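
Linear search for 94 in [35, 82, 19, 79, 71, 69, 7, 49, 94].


i=0: 35!=94
i=1: 82!=94
i=2: 19!=94
i=3: 79!=94
i=4: 71!=94
i=5: 69!=94
i=6: 7!=94
i=7: 49!=94
i=8: 94==94 found!

Found at 8, 9 comps


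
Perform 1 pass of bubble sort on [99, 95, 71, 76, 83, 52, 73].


Initial: [99, 95, 71, 76, 83, 52, 73]
Pass 1: [95, 71, 76, 83, 52, 73, 99] (6 swaps)

After 1 pass: [95, 71, 76, 83, 52, 73, 99]


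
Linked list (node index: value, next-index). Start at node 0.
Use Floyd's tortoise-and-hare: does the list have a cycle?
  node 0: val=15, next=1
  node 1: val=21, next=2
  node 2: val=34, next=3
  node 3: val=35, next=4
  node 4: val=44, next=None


Floyd's tortoise (slow, +1) and hare (fast, +2):
  init: slow=0, fast=0
  step 1: slow=1, fast=2
  step 2: slow=2, fast=4
  step 3: fast -> None, no cycle

Cycle: no


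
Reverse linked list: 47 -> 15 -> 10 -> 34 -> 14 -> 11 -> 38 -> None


Step 1: curr=47, set curr.next=prev(None) | reversed so far: 47
Step 2: curr=15, set curr.next=prev(47) | reversed so far: 15 -> 47
Step 3: curr=10, set curr.next=prev(15) | reversed so far: 10 -> 15 -> 47
Step 4: curr=34, set curr.next=prev(10) | reversed so far: 34 -> 10 -> 15 -> 47
Step 5: curr=14, set curr.next=prev(34) | reversed so far: 14 -> 34 -> 10 -> 15 -> 47
Step 6: curr=11, set curr.next=prev(14) | reversed so far: 11 -> 14 -> 34 -> 10 -> 15 -> 47
Step 7: curr=38, set curr.next=prev(11) | reversed so far: 38 -> 11 -> 14 -> 34 -> 10 -> 15 -> 47

38 -> 11 -> 14 -> 34 -> 10 -> 15 -> 47 -> None


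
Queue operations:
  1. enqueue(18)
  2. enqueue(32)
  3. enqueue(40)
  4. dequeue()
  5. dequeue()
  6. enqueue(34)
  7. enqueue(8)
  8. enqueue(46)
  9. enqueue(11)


enqueue(18) -> [18]
enqueue(32) -> [18, 32]
enqueue(40) -> [18, 32, 40]
dequeue()->18, [32, 40]
dequeue()->32, [40]
enqueue(34) -> [40, 34]
enqueue(8) -> [40, 34, 8]
enqueue(46) -> [40, 34, 8, 46]
enqueue(11) -> [40, 34, 8, 46, 11]

Final queue: [40, 34, 8, 46, 11]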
########################################
When you copy the material, keep every line exactly as it stands.

• TASK RESULT:
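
Linear search for 94 in [35, 82, 19, 79, 71, 69, 7, 49, 94].


i=0: 35!=94
i=1: 82!=94
i=2: 19!=94
i=3: 79!=94
i=4: 71!=94
i=5: 69!=94
i=6: 7!=94
i=7: 49!=94
i=8: 94==94 found!

Found at 8, 9 comps


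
Perform 1 pass of bubble sort on [99, 95, 71, 76, 83, 52, 73].


Initial: [99, 95, 71, 76, 83, 52, 73]
Pass 1: [95, 71, 76, 83, 52, 73, 99] (6 swaps)

After 1 pass: [95, 71, 76, 83, 52, 73, 99]


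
Linked list (node index: value, next-index). Start at node 0.
Use Floyd's tortoise-and-hare: does the list have a cycle?
  node 0: val=15, next=1
  node 1: val=21, next=2
  node 2: val=34, next=3
  node 3: val=35, next=4
  node 4: val=44, next=None


Floyd's tortoise (slow, +1) and hare (fast, +2):
  init: slow=0, fast=0
  step 1: slow=1, fast=2
  step 2: slow=2, fast=4
  step 3: fast -> None, no cycle

Cycle: no


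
Reverse linked list: 47 -> 15 -> 10 -> 34 -> 14 -> 11 -> 38 -> None


Step 1: curr=47, set curr.next=prev(None) | reversed so far: 47
Step 2: curr=15, set curr.next=prev(47) | reversed so far: 15 -> 47
Step 3: curr=10, set curr.next=prev(15) | reversed so far: 10 -> 15 -> 47
Step 4: curr=34, set curr.next=prev(10) | reversed so far: 34 -> 10 -> 15 -> 47
Step 5: curr=14, set curr.next=prev(34) | reversed so far: 14 -> 34 -> 10 -> 15 -> 47
Step 6: curr=11, set curr.next=prev(14) | reversed so far: 11 -> 14 -> 34 -> 10 -> 15 -> 47
Step 7: curr=38, set curr.next=prev(11) | reversed so far: 38 -> 11 -> 14 -> 34 -> 10 -> 15 -> 47

38 -> 11 -> 14 -> 34 -> 10 -> 15 -> 47 -> None


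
Queue operations:
  1. enqueue(18)
  2. enqueue(32)
  3. enqueue(40)
  4. dequeue()
  5. dequeue()
  6. enqueue(34)
  7. enqueue(8)
  8. enqueue(46)
  9. enqueue(11)


enqueue(18) -> [18]
enqueue(32) -> [18, 32]
enqueue(40) -> [18, 32, 40]
dequeue()->18, [32, 40]
dequeue()->32, [40]
enqueue(34) -> [40, 34]
enqueue(8) -> [40, 34, 8]
enqueue(46) -> [40, 34, 8, 46]
enqueue(11) -> [40, 34, 8, 46, 11]

Final queue: [40, 34, 8, 46, 11]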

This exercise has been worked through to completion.